Saved data entries.
----------
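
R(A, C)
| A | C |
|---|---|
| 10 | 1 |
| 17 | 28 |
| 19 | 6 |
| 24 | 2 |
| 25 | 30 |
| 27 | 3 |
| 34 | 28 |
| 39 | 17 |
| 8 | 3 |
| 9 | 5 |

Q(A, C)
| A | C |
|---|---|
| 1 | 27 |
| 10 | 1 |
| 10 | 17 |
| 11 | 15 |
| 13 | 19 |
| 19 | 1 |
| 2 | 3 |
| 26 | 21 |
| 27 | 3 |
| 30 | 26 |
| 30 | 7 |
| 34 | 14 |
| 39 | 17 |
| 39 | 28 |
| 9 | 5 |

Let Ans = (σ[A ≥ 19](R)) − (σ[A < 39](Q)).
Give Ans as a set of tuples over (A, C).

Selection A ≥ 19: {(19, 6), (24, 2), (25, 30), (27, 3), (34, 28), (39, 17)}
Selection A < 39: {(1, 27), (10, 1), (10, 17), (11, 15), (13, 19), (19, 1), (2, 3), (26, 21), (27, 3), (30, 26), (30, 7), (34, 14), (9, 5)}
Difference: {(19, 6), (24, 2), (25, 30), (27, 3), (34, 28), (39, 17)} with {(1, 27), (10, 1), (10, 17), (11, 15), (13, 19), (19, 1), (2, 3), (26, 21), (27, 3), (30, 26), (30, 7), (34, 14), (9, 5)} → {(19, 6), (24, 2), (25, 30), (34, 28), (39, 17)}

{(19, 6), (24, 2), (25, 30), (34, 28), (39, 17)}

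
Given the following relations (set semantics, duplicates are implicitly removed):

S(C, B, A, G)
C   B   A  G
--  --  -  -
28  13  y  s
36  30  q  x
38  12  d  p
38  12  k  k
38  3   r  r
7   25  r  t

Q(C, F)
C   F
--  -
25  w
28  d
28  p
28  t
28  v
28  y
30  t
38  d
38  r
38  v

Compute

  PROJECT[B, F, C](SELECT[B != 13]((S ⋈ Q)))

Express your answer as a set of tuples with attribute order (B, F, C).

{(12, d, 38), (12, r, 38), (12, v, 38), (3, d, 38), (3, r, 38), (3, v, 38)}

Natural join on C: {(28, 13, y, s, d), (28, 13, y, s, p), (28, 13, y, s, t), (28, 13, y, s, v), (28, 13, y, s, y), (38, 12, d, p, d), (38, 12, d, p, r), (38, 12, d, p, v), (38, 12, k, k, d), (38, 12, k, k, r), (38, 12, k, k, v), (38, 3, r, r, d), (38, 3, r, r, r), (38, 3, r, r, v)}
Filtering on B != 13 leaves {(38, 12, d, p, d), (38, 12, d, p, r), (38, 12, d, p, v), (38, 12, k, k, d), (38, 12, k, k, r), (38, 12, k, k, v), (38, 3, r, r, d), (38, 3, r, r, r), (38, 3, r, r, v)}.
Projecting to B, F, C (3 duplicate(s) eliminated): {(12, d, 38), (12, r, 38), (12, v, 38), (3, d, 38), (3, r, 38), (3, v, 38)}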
----------
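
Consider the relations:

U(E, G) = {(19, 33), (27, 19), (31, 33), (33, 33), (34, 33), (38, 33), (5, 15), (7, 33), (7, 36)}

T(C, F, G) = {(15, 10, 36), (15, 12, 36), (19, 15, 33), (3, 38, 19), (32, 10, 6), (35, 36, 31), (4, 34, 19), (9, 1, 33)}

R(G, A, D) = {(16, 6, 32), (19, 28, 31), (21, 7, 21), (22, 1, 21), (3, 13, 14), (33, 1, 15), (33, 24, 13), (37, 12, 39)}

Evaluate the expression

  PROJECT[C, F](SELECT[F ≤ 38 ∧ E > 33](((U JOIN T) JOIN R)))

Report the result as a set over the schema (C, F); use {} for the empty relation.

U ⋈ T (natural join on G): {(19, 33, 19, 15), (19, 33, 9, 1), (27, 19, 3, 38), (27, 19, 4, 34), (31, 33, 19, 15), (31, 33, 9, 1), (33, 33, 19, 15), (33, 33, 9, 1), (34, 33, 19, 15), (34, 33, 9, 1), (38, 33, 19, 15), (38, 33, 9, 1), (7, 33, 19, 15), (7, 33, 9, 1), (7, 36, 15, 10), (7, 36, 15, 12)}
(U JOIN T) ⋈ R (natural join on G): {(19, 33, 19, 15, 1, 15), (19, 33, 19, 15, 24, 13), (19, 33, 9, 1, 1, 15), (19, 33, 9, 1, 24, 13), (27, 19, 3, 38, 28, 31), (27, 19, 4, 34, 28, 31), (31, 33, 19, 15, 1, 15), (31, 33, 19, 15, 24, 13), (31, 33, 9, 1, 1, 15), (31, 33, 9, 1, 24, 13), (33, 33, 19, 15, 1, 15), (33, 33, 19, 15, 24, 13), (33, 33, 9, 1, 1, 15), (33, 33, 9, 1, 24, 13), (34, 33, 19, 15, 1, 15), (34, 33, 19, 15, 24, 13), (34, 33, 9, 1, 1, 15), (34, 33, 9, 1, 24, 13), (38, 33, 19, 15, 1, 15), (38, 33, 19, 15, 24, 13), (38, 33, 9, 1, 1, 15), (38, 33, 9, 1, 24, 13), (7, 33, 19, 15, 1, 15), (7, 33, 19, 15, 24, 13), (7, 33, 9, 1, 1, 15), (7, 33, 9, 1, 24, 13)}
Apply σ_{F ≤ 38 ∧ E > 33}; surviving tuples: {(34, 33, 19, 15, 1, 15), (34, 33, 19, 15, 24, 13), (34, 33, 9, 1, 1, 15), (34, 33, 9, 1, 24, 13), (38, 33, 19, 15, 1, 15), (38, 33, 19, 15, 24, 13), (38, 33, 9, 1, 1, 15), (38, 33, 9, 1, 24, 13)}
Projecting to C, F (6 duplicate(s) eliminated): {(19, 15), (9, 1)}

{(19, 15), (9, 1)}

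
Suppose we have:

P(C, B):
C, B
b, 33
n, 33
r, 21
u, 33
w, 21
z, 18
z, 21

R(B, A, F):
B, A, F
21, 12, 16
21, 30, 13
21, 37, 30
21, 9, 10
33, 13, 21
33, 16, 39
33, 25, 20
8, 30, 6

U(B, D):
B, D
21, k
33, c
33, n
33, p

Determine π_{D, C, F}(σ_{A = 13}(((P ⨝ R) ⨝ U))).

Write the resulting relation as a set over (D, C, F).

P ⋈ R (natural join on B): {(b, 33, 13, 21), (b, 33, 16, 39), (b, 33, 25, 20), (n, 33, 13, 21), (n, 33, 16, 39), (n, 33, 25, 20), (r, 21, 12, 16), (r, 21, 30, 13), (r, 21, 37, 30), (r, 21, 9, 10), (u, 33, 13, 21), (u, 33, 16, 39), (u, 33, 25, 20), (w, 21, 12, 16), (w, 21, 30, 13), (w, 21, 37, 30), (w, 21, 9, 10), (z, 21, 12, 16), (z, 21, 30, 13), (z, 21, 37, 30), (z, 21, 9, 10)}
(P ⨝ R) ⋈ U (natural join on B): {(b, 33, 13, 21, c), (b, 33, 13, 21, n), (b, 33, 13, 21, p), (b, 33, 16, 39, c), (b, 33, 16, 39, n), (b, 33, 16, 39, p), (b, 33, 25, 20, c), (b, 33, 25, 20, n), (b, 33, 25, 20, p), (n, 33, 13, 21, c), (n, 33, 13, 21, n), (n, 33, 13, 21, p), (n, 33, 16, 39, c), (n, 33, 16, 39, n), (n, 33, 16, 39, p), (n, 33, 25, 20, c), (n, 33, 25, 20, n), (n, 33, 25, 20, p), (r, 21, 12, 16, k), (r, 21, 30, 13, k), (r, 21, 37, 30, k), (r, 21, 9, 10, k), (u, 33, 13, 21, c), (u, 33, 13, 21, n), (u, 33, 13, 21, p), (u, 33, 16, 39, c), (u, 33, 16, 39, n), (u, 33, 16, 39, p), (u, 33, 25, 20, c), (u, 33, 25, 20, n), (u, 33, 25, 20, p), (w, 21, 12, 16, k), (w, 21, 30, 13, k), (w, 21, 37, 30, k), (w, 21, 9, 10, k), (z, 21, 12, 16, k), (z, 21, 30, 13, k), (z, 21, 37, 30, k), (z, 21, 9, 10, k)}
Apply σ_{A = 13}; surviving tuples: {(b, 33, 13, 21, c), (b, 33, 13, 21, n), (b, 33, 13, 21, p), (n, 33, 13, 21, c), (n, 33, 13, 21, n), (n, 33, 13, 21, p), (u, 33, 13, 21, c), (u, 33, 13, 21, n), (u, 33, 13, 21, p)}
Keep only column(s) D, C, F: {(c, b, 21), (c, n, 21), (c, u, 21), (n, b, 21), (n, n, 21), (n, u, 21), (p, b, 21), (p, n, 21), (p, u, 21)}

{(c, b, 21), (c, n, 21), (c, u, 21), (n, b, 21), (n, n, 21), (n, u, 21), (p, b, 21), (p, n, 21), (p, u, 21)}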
----------
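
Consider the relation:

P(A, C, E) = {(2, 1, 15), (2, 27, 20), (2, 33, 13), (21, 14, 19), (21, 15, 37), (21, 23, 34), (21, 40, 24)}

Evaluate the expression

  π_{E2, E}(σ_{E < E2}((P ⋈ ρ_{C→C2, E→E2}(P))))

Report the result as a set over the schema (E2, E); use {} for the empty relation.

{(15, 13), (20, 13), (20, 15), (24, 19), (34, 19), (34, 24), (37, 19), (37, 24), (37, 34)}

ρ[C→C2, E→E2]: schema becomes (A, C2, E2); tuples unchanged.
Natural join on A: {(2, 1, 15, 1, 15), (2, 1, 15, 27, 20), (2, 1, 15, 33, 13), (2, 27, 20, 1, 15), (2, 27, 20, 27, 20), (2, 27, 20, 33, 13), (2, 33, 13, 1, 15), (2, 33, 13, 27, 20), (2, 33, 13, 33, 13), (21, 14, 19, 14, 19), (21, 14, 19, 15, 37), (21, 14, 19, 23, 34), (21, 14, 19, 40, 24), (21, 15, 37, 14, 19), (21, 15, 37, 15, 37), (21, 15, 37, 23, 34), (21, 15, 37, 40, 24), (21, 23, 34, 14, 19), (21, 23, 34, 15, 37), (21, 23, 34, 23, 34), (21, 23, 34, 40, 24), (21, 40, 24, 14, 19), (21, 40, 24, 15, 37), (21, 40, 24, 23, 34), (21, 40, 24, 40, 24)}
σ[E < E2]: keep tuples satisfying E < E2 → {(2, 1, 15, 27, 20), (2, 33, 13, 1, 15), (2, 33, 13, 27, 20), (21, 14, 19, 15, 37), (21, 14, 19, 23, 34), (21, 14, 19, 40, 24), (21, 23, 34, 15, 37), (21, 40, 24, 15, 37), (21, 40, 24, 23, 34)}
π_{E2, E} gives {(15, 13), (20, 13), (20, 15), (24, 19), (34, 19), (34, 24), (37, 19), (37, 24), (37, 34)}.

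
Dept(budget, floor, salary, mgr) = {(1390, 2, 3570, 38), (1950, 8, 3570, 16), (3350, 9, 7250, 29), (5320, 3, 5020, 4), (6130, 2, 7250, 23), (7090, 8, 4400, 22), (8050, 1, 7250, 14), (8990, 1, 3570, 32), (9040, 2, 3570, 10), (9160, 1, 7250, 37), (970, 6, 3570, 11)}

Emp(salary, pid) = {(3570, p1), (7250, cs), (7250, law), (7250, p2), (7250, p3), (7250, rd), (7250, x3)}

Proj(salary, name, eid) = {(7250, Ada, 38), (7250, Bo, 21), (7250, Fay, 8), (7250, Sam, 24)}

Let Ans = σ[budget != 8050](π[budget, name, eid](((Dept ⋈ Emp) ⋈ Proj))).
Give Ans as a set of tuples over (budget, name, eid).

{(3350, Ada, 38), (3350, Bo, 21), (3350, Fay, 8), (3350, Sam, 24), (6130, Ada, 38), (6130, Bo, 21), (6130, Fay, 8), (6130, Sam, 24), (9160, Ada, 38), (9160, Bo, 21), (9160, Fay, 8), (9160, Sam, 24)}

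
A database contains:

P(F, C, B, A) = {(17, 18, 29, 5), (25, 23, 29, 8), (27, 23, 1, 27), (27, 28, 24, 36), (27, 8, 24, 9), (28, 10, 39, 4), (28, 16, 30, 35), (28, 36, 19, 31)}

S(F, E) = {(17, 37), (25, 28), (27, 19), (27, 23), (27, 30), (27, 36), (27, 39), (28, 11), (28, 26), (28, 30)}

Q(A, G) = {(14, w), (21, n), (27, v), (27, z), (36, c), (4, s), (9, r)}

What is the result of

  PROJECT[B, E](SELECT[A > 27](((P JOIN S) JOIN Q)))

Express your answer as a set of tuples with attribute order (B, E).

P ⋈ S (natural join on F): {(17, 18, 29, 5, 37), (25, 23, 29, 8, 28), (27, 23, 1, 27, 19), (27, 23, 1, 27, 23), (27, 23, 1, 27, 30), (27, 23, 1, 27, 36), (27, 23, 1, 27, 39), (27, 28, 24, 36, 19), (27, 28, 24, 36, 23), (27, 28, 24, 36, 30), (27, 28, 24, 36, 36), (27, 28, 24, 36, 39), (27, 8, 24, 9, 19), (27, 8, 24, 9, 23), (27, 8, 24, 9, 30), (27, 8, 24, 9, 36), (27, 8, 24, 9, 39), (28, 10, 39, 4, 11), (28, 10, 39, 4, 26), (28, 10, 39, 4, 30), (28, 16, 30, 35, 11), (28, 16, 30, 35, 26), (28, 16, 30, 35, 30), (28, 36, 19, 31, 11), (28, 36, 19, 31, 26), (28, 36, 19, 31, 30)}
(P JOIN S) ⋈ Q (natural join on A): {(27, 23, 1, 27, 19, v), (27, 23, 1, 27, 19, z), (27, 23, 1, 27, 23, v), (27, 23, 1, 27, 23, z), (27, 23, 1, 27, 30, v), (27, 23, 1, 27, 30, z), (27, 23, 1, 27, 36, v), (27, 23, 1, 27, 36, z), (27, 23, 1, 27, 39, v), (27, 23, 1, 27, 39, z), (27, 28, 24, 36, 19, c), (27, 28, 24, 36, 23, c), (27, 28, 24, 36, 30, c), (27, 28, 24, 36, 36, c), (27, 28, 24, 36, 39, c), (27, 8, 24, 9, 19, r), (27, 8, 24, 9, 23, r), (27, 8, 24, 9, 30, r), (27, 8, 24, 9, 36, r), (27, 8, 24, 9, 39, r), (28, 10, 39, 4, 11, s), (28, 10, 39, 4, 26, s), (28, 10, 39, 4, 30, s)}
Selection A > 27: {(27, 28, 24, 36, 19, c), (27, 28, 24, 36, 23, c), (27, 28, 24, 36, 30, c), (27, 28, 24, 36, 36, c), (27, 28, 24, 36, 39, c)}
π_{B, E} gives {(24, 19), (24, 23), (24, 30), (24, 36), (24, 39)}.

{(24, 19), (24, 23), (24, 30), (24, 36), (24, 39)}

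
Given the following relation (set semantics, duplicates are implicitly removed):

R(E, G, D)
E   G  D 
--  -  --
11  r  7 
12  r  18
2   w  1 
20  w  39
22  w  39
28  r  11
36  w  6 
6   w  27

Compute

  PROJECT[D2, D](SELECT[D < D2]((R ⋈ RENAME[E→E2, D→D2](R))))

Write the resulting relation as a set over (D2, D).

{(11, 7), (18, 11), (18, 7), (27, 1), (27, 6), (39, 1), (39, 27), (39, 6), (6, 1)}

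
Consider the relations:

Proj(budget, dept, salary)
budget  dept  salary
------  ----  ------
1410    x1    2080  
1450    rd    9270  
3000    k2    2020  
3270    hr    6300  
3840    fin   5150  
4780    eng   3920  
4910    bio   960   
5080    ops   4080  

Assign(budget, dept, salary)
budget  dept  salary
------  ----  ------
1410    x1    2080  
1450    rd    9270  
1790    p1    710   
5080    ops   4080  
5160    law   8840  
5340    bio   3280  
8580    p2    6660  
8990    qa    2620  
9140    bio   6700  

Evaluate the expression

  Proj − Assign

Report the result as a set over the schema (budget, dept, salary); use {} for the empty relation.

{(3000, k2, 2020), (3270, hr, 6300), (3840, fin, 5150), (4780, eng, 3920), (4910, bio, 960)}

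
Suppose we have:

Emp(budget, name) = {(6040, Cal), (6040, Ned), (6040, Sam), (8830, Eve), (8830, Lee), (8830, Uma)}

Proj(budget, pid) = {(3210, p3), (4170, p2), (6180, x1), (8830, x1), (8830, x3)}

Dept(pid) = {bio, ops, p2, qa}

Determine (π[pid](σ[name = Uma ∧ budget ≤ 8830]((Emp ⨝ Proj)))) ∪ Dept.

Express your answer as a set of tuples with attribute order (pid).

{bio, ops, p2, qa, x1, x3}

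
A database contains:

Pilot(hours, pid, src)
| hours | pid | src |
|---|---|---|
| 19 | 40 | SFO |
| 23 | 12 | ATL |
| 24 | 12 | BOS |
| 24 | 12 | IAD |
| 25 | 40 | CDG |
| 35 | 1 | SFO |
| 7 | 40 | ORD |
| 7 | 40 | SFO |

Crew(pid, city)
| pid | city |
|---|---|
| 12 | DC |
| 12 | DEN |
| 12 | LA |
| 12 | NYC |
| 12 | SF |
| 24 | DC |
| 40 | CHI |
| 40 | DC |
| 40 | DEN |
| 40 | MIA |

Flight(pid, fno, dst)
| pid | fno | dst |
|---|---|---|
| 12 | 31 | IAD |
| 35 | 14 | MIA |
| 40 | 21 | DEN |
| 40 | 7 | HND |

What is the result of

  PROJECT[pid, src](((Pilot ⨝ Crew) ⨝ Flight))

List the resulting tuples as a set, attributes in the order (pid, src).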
----------
Task instructions. Above are the entries. Quote exactly the lines from the one bearing "Let Ans = (σ[A ≥ 19](R)) − (σ[A < 39](Q))." through the one bearing "PROJECT[B, F, C](SELECT[B != 13]((S ⋈ Q)))".

Answer section.
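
Let Ans = (σ[A ≥ 19](R)) − (σ[A < 39](Q)).
Give Ans as a set of tuples over (A, C).

Selection A ≥ 19: {(19, 6), (24, 2), (25, 30), (27, 3), (34, 28), (39, 17)}
Selection A < 39: {(1, 27), (10, 1), (10, 17), (11, 15), (13, 19), (19, 1), (2, 3), (26, 21), (27, 3), (30, 26), (30, 7), (34, 14), (9, 5)}
Difference: {(19, 6), (24, 2), (25, 30), (27, 3), (34, 28), (39, 17)} with {(1, 27), (10, 1), (10, 17), (11, 15), (13, 19), (19, 1), (2, 3), (26, 21), (27, 3), (30, 26), (30, 7), (34, 14), (9, 5)} → {(19, 6), (24, 2), (25, 30), (34, 28), (39, 17)}

{(19, 6), (24, 2), (25, 30), (34, 28), (39, 17)}

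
Given the following relations (set semantics, duplicates are implicitly removed):

S(C, B, A, G)
C   B   A  G
--  --  -  -
28  13  y  s
36  30  q  x
38  12  d  p
38  12  k  k
38  3   r  r
7   25  r  t

Q(C, F)
C   F
--  -
25  w
28  d
28  p
28  t
28  v
28  y
30  t
38  d
38  r
38  v

Compute

  PROJECT[B, F, C](SELECT[B != 13]((S ⋈ Q)))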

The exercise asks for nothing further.